Transcribe exactly everything in the data below from the line containing "Tabulate all input/output" down to the line containing "What is the output?", both lines included and nothing further.

● **Data for processing**
━━━━━━━━
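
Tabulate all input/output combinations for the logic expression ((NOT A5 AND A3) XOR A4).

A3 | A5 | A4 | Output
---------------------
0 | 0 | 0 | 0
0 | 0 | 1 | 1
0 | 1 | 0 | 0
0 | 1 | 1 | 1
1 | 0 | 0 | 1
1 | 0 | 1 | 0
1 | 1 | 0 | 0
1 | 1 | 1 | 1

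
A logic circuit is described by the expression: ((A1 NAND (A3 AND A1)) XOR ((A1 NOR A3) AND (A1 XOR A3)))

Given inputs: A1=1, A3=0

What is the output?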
━━━━━━━━
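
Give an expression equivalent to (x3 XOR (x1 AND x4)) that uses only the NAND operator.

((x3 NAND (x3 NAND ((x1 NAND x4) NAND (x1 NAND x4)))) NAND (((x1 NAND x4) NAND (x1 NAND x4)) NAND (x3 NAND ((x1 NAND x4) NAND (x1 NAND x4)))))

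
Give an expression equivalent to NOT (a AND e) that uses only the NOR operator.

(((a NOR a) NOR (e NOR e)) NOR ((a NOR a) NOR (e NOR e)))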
━━━━━━━━
● **Exercise response**
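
Tabulate all input/output combinations for the logic expression ((NOT A5 AND A3) XOR A4).

A3 | A5 | A4 | Output
---------------------
0 | 0 | 0 | 0
0 | 0 | 1 | 1
0 | 1 | 0 | 0
0 | 1 | 1 | 1
1 | 0 | 0 | 1
1 | 0 | 1 | 0
1 | 1 | 0 | 0
1 | 1 | 1 | 1

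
A logic circuit is described by the expression: ((A1 NAND (A3 AND A1)) XOR ((A1 NOR A3) AND (A1 XOR A3)))

Given inputs: A1=1, A3=0

What is the output?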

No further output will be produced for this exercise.